##### TASK INPUT
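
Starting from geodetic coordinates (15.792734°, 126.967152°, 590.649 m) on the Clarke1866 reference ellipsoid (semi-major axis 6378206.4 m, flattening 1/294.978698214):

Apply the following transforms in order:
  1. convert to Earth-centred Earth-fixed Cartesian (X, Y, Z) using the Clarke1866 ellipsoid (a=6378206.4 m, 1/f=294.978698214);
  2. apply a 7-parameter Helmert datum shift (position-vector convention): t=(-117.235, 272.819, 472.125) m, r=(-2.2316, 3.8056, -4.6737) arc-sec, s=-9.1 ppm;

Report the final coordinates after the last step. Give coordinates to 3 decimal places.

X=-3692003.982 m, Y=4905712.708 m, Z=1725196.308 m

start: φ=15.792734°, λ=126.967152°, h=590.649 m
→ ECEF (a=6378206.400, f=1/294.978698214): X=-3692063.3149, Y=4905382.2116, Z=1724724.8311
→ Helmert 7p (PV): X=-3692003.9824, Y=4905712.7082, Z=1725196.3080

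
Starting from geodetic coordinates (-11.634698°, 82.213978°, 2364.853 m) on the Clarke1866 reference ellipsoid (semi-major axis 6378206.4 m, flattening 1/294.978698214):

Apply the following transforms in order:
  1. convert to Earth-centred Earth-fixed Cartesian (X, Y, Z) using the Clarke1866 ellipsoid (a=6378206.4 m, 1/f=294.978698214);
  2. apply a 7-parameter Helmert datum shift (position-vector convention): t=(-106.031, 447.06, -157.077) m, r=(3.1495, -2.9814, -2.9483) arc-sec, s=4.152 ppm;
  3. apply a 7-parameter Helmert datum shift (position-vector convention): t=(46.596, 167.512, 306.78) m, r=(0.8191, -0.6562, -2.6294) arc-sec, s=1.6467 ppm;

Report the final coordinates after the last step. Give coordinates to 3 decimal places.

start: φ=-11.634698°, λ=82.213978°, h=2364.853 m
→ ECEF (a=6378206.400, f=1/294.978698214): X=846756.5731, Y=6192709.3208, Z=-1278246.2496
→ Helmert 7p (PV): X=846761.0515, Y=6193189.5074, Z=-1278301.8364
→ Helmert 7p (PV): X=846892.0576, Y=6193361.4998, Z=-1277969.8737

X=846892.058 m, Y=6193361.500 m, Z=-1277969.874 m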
##########
The reply should consist solely of the lines of the data, exact, from the opening line through the line with "arc-sec, s=-9.1 ppm;", inclusive.

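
Starting from geodetic coordinates (15.792734°, 126.967152°, 590.649 m) on the Clarke1866 reference ellipsoid (semi-major axis 6378206.4 m, flattening 1/294.978698214):

Apply the following transforms in order:
  1. convert to Earth-centred Earth-fixed Cartesian (X, Y, Z) using the Clarke1866 ellipsoid (a=6378206.4 m, 1/f=294.978698214);
  2. apply a 7-parameter Helmert datum shift (position-vector convention): t=(-117.235, 272.819, 472.125) m, r=(-2.2316, 3.8056, -4.6737) arc-sec, s=-9.1 ppm;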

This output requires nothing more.